(Task requirements):
Your response should be every line of the data, written out exactly.

++++ Data listing

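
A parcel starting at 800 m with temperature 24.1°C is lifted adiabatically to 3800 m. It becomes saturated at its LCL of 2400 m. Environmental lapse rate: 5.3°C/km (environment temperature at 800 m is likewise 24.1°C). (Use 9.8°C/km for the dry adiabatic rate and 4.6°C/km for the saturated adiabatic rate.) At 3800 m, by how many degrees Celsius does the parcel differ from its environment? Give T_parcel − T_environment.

-6.22°C (parcel cooler than environment)

Parcel:
  From 800 m to 2400 m (dry): cools by 9.8 × 1.6 = 15.68°C, giving 8.42°C.
  From 2400 m to 3800 m (saturated): cools by 4.6 × 1.4 = 6.44°C, giving 1.98°C.
Environment:
  From 800 m to 3800 m (environment): cools by 5.3 × 3 = 15.9°C, giving 8.2°C.
T_parcel − T_env = 1.98 − 8.2 = -6.22°C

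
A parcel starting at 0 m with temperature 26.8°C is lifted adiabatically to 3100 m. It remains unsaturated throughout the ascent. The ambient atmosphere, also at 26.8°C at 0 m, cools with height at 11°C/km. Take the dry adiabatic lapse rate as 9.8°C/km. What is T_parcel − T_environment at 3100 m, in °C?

Parcel:
  Dry to 3100 m: -9.8 × 3.1 km = -30.38°C, so T = -3.58°C.
Environment:
  Environment to 3100 m: -11 × 3.1 km = -34.1°C, so T = -7.3°C.
T_parcel − T_env = -3.58 − (-7.3) = +3.72°C

+3.72°C (parcel warmer than environment)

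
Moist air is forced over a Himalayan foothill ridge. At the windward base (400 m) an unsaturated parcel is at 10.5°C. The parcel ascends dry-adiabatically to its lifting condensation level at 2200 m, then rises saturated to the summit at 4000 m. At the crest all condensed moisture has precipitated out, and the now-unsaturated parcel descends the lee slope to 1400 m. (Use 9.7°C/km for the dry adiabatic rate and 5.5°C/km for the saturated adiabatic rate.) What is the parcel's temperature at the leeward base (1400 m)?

8.36°C

From 400 m to 2200 m (dry): cools by 9.7 × 1.8 = 17.46°C, giving -6.96°C.
From 2200 m to 4000 m (saturated): cools by 5.5 × 1.8 = 9.9°C, giving -16.86°C.
From 4000 m to 1400 m (dry descent): warms by 9.7 × 2.6 = 25.22°C, giving 8.36°C.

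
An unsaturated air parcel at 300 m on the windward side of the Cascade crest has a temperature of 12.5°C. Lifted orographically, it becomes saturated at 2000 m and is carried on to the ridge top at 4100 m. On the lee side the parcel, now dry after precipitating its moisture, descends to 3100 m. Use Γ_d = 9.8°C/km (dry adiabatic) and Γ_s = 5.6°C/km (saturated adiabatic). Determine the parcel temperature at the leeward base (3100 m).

From 300 m to 2000 m (dry): cools by 9.8 × 1.7 = 16.66°C, giving -4.16°C.
From 2000 m to 4100 m (saturated): cools by 5.6 × 2.1 = 11.76°C, giving -15.92°C.
From 4100 m to 3100 m (dry descent): warms by 9.8 × 1 = 9.8°C, giving -6.12°C.

-6.12°C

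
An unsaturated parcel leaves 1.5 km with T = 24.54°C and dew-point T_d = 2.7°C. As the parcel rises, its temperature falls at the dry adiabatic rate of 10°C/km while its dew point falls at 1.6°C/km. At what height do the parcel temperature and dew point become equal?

T and T_d converge at 10 − 1.6 = 8.4°C per km
Height above start = (24.54 − 2.7) / 8.4 = 2.6 km
LCL altitude = 1500 m + 2600 m = 4100 m

4.1 km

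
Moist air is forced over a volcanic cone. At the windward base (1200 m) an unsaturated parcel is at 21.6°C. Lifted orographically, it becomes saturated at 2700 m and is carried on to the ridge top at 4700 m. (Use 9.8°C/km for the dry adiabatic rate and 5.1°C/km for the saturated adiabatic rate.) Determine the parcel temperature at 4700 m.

1200 → 2700 m (dry, 9.8°C/km): ΔT = -9.8 × 1.5 = -14.7°C → T = 6.9°C
2700 → 4700 m (saturated, 5.1°C/km): ΔT = -5.1 × 2 = -10.2°C → T = -3.3°C

-3.3°C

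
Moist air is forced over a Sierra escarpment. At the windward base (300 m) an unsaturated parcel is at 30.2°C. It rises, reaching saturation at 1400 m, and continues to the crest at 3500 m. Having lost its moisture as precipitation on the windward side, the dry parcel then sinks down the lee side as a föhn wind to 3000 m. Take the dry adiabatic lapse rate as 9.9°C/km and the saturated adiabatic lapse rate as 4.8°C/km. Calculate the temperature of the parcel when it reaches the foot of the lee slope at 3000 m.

300 → 1400 m (dry, 9.9°C/km): ΔT = -9.9 × 1.1 = -10.89°C → T = 19.31°C
1400 → 3500 m (saturated, 4.8°C/km): ΔT = -4.8 × 2.1 = -10.08°C → T = 9.23°C
3500 → 3000 m (dry descent, 9.9°C/km): ΔT = +9.9 × 0.5 = +4.95°C → T = 14.18°C

14.18°C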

++++++++

(Your response):
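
A parcel starting at 800 m with temperature 24.1°C is lifted adiabatically to 3800 m. It becomes saturated at its LCL of 2400 m. Environmental lapse rate: 5.3°C/km (environment temperature at 800 m is likewise 24.1°C). (Use 9.8°C/km for the dry adiabatic rate and 4.6°C/km for the saturated adiabatic rate.) At 3800 m, by how many degrees Celsius does the parcel differ from its environment? Give T_parcel − T_environment.

-6.22°C (parcel cooler than environment)

Parcel:
  From 800 m to 2400 m (dry): cools by 9.8 × 1.6 = 15.68°C, giving 8.42°C.
  From 2400 m to 3800 m (saturated): cools by 4.6 × 1.4 = 6.44°C, giving 1.98°C.
Environment:
  From 800 m to 3800 m (environment): cools by 5.3 × 3 = 15.9°C, giving 8.2°C.
T_parcel − T_env = 1.98 − 8.2 = -6.22°C

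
A parcel starting at 0 m with temperature 26.8°C is lifted adiabatically to 3100 m. It remains unsaturated throughout the ascent. The ambient atmosphere, also at 26.8°C at 0 m, cools with height at 11°C/km. Take the dry adiabatic lapse rate as 9.8°C/km. What is T_parcel − T_environment at 3100 m, in °C?

Parcel:
  Dry to 3100 m: -9.8 × 3.1 km = -30.38°C, so T = -3.58°C.
Environment:
  Environment to 3100 m: -11 × 3.1 km = -34.1°C, so T = -7.3°C.
T_parcel − T_env = -3.58 − (-7.3) = +3.72°C

+3.72°C (parcel warmer than environment)

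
Moist air is forced over a Himalayan foothill ridge. At the windward base (400 m) an unsaturated parcel is at 10.5°C. The parcel ascends dry-adiabatically to its lifting condensation level at 2200 m, then rises saturated to the summit at 4000 m. At the crest all condensed moisture has precipitated out, and the now-unsaturated parcel descends the lee slope to 1400 m. (Use 9.7°C/km for the dry adiabatic rate and 5.5°C/km for the saturated adiabatic rate.) What is the parcel's temperature at the leeward base (1400 m)?

8.36°C

From 400 m to 2200 m (dry): cools by 9.7 × 1.8 = 17.46°C, giving -6.96°C.
From 2200 m to 4000 m (saturated): cools by 5.5 × 1.8 = 9.9°C, giving -16.86°C.
From 4000 m to 1400 m (dry descent): warms by 9.7 × 2.6 = 25.22°C, giving 8.36°C.

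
An unsaturated air parcel at 300 m on the windward side of the Cascade crest has a temperature of 12.5°C. Lifted orographically, it becomes saturated at 2000 m and is carried on to the ridge top at 4100 m. On the lee side the parcel, now dry after precipitating its moisture, descends to 3100 m. Use Γ_d = 9.8°C/km (dry adiabatic) and Γ_s = 5.6°C/km (saturated adiabatic). Determine the parcel temperature at the leeward base (3100 m).

From 300 m to 2000 m (dry): cools by 9.8 × 1.7 = 16.66°C, giving -4.16°C.
From 2000 m to 4100 m (saturated): cools by 5.6 × 2.1 = 11.76°C, giving -15.92°C.
From 4100 m to 3100 m (dry descent): warms by 9.8 × 1 = 9.8°C, giving -6.12°C.

-6.12°C

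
An unsaturated parcel leaves 1.5 km with T = 24.54°C and dew-point T_d = 2.7°C. As the parcel rises, its temperature falls at the dry adiabatic rate of 10°C/km while its dew point falls at 1.6°C/km. At what height do the parcel temperature and dew point become equal?

T and T_d converge at 10 − 1.6 = 8.4°C per km
Height above start = (24.54 − 2.7) / 8.4 = 2.6 km
LCL altitude = 1500 m + 2600 m = 4100 m

4.1 km

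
Moist air is forced over a volcanic cone. At the windward base (1200 m) an unsaturated parcel is at 21.6°C. Lifted orographically, it becomes saturated at 2700 m and is carried on to the ridge top at 4700 m. (Use 9.8°C/km for the dry adiabatic rate and 5.1°C/km for the saturated adiabatic rate.) Determine the parcel temperature at 4700 m.

1200 → 2700 m (dry, 9.8°C/km): ΔT = -9.8 × 1.5 = -14.7°C → T = 6.9°C
2700 → 4700 m (saturated, 5.1°C/km): ΔT = -5.1 × 2 = -10.2°C → T = -3.3°C

-3.3°C

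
Moist air is forced over a Sierra escarpment. At the windward base (300 m) an unsaturated parcel is at 30.2°C. It rises, reaching saturation at 1400 m, and continues to the crest at 3500 m. Having lost its moisture as precipitation on the windward side, the dry parcel then sinks down the lee side as a föhn wind to 3000 m. Take the dry adiabatic lapse rate as 9.9°C/km and the saturated adiabatic lapse rate as 4.8°C/km. Calculate the temperature of the parcel when it reaches the foot of the lee slope at 3000 m.

300 → 1400 m (dry, 9.9°C/km): ΔT = -9.9 × 1.1 = -10.89°C → T = 19.31°C
1400 → 3500 m (saturated, 4.8°C/km): ΔT = -4.8 × 2.1 = -10.08°C → T = 9.23°C
3500 → 3000 m (dry descent, 9.9°C/km): ΔT = +9.9 × 0.5 = +4.95°C → T = 14.18°C

14.18°C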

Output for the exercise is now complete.